### [WHAT IS BEING ASKED]
Your response needs to be the data below, retyped exactly.

### [RAW DATA]
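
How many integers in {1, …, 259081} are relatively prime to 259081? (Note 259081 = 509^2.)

φ(259081) = 259081 · (1 − 1/509)
       = 259081 · 508/509 = 258572.

258572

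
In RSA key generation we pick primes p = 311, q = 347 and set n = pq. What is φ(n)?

φ(311) = 311 − 1 = 310.
φ(347) = 347 − 1 = 346.
Multiply: 310 · 346 = 107260.

107260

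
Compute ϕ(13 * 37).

432

φ(13) = 13 − 1 = 12.
φ(37) = 37 − 1 = 36.
Since φ is multiplicative, φ(481) = 12 · 36 = 432.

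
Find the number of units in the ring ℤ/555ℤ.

555 = 3 * 5 * 37.
φ(3) = 3 − 1 = 2.
φ(5) = 5 − 1 = 4.
φ(37) = 37 − 1 = 36.
Since φ is multiplicative, φ(555) = 2 · 4 · 36 = 288.

288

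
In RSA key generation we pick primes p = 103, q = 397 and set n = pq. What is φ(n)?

40392

φ(pq) = (p−1)(q−1) = 102 · 396 = 40392.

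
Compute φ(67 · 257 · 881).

14868480

φ(15169939) = 15169939 · (1 − 1/67) · (1 − 1/257) · (1 − 1/881)
       = 15169939 · 14868480/15169939 = 14868480.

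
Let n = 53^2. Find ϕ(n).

2756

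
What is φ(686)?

Prime factorization: 686 = 2 × 7^3.
φ(686) = 686 · (1 − 1/2) · (1 − 1/7)
       = 686 · 6/14 = 294.

294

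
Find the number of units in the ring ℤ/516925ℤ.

369600

516925 = 5^2 * 23 * 29 * 31.
φ(5^2) = 5^2 − 5^1 = 25 − 5 = 20.
φ(23) = 23 − 1 = 22.
φ(29) = 29 − 1 = 28.
φ(31) = 31 − 1 = 30.
Since φ is multiplicative, φ(516925) = 20 · 22 · 28 · 30 = 369600.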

### [RESPONSE TO THE TASK]
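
How many integers in {1, …, 259081} are relatively prime to 259081? (Note 259081 = 509^2.)

φ(259081) = 259081 · (1 − 1/509)
       = 259081 · 508/509 = 258572.

258572

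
In RSA key generation we pick primes p = 311, q = 347 and set n = pq. What is φ(n)?

φ(311) = 311 − 1 = 310.
φ(347) = 347 − 1 = 346.
Multiply: 310 · 346 = 107260.

107260

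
Compute ϕ(13 * 37).

432

φ(13) = 13 − 1 = 12.
φ(37) = 37 − 1 = 36.
Since φ is multiplicative, φ(481) = 12 · 36 = 432.

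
Find the number of units in the ring ℤ/555ℤ.

555 = 3 * 5 * 37.
φ(3) = 3 − 1 = 2.
φ(5) = 5 − 1 = 4.
φ(37) = 37 − 1 = 36.
Since φ is multiplicative, φ(555) = 2 · 4 · 36 = 288.

288

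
In RSA key generation we pick primes p = 103, q = 397 and set n = pq. What is φ(n)?

40392

φ(pq) = (p−1)(q−1) = 102 · 396 = 40392.

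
Compute φ(67 · 257 · 881).

14868480

φ(15169939) = 15169939 · (1 − 1/67) · (1 − 1/257) · (1 − 1/881)
       = 15169939 · 14868480/15169939 = 14868480.

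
Let n = 53^2. Find ϕ(n).

2756

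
What is φ(686)?

Prime factorization: 686 = 2 × 7^3.
φ(686) = 686 · (1 − 1/2) · (1 − 1/7)
       = 686 · 6/14 = 294.

294

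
Find the number of units in the ring ℤ/516925ℤ.

369600

516925 = 5^2 * 23 * 29 * 31.
φ(5^2) = 5^2 − 5^1 = 25 − 5 = 20.
φ(23) = 23 − 1 = 22.
φ(29) = 29 − 1 = 28.
φ(31) = 31 − 1 = 30.
Since φ is multiplicative, φ(516925) = 20 · 22 · 28 · 30 = 369600.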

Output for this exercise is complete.